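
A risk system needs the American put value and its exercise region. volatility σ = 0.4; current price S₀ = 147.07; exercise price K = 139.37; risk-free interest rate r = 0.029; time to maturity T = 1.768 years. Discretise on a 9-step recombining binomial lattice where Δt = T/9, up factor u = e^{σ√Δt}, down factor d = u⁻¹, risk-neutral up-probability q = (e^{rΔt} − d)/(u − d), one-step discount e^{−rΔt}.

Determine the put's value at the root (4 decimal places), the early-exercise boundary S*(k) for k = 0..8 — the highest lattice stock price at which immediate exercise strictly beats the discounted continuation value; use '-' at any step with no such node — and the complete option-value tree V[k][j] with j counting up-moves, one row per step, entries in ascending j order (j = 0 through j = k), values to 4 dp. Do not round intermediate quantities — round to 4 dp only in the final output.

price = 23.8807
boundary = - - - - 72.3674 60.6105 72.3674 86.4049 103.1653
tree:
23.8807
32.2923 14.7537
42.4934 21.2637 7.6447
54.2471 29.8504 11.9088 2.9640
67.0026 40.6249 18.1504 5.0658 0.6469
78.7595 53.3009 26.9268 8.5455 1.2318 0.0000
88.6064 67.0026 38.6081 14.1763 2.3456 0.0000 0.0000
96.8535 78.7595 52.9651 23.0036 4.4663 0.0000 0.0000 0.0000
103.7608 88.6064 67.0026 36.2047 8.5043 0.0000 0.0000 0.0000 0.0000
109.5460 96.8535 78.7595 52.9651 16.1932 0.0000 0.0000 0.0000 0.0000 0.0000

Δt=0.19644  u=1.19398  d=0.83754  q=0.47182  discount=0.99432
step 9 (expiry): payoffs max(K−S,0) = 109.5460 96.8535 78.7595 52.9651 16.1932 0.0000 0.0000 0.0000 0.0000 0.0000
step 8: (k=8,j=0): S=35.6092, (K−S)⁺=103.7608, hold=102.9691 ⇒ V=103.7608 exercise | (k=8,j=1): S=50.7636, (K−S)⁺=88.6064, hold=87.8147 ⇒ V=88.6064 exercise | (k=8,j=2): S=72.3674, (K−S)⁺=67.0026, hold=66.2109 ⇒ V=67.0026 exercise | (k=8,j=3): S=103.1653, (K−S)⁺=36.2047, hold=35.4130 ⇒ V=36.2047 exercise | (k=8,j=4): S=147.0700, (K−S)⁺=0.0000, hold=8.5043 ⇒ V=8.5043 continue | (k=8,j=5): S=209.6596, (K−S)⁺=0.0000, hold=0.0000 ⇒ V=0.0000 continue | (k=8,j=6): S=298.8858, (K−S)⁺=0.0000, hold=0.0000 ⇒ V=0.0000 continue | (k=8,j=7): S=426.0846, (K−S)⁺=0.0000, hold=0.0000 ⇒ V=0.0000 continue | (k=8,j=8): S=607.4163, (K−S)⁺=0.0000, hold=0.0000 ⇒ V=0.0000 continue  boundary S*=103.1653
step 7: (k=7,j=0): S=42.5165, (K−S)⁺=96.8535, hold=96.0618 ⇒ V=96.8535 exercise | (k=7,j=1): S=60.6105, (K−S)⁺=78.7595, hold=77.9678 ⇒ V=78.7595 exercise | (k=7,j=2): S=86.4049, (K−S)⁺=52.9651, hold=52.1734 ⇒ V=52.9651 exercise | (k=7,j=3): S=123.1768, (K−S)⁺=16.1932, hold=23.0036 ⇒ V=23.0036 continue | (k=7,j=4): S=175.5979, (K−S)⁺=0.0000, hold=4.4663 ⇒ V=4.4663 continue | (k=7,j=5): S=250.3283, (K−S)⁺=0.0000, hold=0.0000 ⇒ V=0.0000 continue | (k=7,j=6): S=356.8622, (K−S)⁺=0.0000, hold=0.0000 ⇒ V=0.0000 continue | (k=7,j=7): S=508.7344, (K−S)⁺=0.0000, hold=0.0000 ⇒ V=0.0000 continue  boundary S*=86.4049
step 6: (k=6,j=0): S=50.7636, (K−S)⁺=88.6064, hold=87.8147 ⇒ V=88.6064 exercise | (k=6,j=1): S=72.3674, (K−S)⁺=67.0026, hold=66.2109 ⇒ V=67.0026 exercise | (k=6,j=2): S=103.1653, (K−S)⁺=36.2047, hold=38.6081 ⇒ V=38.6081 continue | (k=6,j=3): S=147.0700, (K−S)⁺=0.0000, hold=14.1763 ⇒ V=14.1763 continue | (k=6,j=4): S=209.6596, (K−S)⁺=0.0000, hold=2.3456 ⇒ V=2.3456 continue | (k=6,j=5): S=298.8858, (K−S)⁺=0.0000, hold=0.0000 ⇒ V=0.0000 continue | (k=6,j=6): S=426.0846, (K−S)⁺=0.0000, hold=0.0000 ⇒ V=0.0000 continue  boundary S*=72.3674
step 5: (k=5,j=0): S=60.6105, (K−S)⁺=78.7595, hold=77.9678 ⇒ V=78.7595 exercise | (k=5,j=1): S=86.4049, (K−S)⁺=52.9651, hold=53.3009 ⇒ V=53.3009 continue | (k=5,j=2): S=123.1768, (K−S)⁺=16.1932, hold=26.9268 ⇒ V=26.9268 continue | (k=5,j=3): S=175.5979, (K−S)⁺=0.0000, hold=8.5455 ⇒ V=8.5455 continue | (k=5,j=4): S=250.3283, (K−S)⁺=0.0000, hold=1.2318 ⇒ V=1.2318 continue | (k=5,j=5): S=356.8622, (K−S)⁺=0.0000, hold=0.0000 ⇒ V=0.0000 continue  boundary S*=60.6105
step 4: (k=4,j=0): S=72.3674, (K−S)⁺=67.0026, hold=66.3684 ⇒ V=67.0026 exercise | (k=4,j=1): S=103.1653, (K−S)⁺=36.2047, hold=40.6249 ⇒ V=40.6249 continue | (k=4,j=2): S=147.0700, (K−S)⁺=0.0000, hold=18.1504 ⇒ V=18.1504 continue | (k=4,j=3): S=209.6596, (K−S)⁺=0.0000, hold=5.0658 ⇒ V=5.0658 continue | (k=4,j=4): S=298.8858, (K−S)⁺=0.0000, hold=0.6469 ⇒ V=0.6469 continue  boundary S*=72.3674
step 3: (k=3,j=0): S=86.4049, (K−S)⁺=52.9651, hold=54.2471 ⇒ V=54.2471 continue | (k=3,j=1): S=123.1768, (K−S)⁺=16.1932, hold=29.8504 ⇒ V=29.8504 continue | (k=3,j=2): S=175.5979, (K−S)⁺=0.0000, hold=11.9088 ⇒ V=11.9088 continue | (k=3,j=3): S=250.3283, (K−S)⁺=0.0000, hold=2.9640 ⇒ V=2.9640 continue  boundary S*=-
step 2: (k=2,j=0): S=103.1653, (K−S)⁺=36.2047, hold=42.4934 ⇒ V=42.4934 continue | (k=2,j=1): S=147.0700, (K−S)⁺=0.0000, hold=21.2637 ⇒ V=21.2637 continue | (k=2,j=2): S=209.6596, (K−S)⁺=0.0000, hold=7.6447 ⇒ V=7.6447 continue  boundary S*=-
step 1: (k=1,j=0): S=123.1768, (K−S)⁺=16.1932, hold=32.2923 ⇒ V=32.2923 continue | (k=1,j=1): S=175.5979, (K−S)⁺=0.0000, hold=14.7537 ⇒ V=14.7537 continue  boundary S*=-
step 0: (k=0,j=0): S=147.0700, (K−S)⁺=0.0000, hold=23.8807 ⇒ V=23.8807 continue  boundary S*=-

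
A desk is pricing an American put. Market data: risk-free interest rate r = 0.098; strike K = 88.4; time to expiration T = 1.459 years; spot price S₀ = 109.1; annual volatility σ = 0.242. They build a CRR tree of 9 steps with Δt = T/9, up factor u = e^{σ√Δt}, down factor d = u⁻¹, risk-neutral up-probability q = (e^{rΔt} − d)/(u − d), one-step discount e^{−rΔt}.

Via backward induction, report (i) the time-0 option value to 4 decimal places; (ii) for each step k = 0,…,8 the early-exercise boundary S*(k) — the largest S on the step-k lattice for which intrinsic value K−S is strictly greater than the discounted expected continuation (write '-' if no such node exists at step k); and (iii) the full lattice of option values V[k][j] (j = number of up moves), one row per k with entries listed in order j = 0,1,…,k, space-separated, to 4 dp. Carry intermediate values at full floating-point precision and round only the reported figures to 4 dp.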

--

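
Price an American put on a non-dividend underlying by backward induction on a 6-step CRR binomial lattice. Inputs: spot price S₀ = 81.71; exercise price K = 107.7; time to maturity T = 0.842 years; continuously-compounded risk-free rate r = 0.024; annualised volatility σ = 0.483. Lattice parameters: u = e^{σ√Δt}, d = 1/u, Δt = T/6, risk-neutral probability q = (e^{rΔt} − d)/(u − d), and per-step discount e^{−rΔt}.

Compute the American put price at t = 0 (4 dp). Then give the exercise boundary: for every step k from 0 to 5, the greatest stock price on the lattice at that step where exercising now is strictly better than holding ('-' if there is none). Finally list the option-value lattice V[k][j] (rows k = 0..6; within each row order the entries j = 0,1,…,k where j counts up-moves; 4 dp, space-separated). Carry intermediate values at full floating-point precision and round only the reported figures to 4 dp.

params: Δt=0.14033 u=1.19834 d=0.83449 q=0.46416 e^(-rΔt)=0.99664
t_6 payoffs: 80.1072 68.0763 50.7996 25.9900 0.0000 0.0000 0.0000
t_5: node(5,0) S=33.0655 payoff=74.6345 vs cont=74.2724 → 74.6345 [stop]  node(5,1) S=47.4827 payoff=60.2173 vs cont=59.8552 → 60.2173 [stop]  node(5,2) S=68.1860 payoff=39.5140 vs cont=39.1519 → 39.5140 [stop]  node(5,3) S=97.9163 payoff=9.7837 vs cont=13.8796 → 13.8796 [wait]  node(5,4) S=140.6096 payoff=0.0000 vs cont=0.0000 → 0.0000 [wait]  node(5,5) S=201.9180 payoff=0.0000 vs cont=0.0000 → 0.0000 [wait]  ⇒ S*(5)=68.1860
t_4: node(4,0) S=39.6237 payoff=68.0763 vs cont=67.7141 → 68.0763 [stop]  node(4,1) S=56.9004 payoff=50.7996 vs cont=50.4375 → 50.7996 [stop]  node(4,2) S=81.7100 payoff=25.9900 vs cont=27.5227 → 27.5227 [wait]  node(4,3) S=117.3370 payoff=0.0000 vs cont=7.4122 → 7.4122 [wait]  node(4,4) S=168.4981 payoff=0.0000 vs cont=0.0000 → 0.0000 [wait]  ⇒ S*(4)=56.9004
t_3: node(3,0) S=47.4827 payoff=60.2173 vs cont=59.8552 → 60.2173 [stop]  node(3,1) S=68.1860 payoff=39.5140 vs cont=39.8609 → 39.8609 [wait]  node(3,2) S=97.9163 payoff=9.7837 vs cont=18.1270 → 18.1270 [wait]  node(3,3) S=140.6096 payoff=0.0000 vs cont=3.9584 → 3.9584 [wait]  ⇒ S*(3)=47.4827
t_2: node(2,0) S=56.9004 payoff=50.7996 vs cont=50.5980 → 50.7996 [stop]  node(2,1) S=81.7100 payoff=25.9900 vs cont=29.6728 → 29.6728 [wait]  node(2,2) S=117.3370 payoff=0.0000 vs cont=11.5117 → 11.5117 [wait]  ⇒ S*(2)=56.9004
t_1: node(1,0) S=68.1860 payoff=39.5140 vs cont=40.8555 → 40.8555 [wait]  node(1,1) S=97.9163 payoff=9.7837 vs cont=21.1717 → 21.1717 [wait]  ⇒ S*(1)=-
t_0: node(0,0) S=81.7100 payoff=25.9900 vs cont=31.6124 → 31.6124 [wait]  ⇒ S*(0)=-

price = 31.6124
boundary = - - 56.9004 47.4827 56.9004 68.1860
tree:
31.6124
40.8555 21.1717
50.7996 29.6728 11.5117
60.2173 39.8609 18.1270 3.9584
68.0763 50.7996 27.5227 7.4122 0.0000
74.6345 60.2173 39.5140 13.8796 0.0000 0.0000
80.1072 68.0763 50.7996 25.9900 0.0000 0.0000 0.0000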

==

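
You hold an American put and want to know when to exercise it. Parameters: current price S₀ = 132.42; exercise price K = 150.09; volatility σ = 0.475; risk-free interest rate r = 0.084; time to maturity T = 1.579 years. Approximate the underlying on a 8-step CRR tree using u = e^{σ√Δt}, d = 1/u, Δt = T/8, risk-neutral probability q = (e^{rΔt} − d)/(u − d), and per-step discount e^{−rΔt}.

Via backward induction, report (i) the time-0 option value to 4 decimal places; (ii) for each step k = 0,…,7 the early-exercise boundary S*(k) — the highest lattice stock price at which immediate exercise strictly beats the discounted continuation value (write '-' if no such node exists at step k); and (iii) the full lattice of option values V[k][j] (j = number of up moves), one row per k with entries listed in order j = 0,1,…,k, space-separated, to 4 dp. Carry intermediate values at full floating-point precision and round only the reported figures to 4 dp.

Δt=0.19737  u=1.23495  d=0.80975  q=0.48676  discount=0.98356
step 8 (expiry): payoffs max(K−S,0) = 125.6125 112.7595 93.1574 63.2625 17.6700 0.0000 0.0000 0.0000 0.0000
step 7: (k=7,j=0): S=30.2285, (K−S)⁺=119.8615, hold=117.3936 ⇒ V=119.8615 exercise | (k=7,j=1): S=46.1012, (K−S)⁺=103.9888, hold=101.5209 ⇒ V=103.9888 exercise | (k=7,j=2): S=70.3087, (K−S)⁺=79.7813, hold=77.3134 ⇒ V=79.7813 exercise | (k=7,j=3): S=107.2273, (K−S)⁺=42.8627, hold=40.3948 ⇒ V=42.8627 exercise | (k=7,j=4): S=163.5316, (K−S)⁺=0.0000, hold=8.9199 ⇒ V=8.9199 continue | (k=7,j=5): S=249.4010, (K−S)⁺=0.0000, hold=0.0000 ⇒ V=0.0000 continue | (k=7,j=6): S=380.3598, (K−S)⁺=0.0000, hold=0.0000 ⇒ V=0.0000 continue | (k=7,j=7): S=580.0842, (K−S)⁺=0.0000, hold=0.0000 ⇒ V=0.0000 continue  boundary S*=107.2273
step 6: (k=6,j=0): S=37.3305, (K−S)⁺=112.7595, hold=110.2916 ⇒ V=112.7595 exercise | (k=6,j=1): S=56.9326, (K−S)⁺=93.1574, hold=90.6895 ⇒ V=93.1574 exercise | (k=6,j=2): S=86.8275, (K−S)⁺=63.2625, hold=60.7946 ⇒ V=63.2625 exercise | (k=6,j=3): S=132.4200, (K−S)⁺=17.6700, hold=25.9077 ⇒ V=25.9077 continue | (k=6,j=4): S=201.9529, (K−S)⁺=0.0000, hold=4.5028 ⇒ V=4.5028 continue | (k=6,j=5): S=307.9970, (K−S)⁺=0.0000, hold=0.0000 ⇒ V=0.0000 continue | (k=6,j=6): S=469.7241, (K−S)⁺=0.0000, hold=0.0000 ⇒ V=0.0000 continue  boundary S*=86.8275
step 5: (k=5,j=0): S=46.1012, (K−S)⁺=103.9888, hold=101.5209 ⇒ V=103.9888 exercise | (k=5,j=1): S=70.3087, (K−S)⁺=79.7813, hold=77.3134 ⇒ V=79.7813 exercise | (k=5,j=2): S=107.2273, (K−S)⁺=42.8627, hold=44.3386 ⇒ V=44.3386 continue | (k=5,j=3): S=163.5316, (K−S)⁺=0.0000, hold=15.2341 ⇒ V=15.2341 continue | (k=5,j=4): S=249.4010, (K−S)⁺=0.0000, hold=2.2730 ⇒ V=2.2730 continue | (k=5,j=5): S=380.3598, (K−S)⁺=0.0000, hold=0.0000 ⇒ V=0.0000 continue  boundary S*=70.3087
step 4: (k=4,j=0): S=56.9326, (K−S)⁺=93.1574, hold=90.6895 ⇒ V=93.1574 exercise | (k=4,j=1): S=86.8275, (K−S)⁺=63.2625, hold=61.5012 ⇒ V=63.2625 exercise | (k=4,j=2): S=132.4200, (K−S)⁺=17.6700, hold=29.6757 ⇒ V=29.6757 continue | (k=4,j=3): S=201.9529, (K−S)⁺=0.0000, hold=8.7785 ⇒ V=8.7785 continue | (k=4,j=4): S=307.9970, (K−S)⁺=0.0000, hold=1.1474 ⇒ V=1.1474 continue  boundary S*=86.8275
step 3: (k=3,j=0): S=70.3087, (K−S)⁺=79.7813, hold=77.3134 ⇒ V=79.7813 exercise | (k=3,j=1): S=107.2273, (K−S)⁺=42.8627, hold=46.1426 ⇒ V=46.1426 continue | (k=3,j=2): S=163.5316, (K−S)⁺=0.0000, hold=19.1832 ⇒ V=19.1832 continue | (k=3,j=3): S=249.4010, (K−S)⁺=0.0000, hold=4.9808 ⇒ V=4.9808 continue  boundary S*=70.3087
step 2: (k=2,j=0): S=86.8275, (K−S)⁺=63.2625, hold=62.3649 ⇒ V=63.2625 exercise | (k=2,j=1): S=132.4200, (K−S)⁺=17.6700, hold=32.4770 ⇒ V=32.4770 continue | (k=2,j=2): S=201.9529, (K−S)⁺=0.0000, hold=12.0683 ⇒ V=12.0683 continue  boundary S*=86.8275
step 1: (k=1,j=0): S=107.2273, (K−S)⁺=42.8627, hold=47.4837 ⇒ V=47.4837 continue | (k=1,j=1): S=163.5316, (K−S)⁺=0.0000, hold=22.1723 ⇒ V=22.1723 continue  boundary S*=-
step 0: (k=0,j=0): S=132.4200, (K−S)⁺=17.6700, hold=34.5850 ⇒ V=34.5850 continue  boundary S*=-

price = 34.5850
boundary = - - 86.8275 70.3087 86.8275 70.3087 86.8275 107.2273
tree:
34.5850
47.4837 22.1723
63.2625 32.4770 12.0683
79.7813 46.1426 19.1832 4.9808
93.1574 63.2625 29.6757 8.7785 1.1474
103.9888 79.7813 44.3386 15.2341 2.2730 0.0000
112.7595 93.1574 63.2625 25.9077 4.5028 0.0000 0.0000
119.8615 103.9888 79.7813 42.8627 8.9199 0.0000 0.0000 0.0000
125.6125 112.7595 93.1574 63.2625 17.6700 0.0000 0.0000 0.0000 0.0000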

Directions: Copy out each line of the data where the string "down" appears.

Solution to the problem:
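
A risk system needs the American put value and its exercise region. volatility σ = 0.4; current price S₀ = 147.07; exercise price K = 139.37; risk-free interest rate r = 0.029; time to maturity T = 1.768 years. Discretise on a 9-step recombining binomial lattice where Δt = T/9, up factor u = e^{σ√Δt}, down factor d = u⁻¹, risk-neutral up-probability q = (e^{rΔt} − d)/(u − d), one-step discount e^{−rΔt}.
A desk is pricing an American put. Market data: risk-free interest rate r = 0.098; strike K = 88.4; time to expiration T = 1.459 years; spot price S₀ = 109.1; annual volatility σ = 0.242. They build a CRR tree of 9 steps with Δt = T/9, up factor u = e^{σ√Δt}, down factor d = u⁻¹, risk-neutral up-probability q = (e^{rΔt} − d)/(u − d), one-step discount e^{−rΔt}.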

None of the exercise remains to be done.